▶ [Activity]:
From the entries that follow, extract each line holding the string "Semester".

### Available records ###

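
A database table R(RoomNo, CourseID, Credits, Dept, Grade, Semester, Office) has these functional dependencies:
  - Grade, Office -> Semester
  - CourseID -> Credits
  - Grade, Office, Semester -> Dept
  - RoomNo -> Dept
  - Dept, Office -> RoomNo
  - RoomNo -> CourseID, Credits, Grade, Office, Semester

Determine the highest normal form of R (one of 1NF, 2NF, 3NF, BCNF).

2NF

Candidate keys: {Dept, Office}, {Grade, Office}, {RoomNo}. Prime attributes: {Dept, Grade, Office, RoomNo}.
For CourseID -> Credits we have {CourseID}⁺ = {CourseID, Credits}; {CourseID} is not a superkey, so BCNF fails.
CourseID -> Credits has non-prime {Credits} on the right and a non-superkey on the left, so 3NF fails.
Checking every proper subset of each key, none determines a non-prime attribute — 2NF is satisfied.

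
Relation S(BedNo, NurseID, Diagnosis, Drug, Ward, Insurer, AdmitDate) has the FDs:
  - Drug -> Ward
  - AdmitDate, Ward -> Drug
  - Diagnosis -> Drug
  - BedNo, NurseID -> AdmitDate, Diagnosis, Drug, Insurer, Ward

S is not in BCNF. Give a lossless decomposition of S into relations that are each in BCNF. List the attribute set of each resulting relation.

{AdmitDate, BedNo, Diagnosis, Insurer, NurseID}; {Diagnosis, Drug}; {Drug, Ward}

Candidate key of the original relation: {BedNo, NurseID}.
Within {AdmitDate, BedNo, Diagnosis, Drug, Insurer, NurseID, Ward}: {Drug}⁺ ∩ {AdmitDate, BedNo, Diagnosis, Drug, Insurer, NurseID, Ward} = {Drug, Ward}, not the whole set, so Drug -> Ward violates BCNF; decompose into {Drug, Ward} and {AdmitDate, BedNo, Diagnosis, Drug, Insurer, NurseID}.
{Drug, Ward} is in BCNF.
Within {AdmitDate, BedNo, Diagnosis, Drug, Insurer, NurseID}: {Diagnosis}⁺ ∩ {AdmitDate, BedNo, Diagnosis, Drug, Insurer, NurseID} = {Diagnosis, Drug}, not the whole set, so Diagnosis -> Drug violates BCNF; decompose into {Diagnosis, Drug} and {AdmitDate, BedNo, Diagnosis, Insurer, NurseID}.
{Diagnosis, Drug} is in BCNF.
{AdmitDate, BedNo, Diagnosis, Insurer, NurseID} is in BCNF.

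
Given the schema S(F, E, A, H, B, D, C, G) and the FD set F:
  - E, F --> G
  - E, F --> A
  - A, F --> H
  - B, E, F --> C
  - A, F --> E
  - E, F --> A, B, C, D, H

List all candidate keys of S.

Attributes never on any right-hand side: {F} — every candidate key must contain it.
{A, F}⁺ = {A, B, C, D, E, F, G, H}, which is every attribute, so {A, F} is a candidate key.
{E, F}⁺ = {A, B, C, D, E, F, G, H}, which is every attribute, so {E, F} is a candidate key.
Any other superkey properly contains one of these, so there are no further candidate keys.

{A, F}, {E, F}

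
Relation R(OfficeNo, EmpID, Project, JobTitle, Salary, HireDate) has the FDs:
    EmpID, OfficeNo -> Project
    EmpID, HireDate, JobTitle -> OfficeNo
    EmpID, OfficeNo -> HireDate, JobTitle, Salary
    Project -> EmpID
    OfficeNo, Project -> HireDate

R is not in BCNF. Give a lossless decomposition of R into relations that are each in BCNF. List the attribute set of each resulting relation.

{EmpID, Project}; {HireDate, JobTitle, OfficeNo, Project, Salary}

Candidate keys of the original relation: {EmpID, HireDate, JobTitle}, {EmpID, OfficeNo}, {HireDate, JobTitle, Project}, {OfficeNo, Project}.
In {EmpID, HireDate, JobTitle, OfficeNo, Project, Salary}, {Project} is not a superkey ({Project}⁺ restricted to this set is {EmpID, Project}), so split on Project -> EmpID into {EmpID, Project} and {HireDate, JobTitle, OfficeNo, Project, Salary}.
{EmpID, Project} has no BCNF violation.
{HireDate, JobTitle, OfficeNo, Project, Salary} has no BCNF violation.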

###

▶ [Expected answer]:
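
A database table R(RoomNo, CourseID, Credits, Dept, Grade, Semester, Office) has these functional dependencies:
  - Grade, Office -> Semester
  - Grade, Office, Semester -> Dept
  - RoomNo -> CourseID, Credits, Grade, Office, Semester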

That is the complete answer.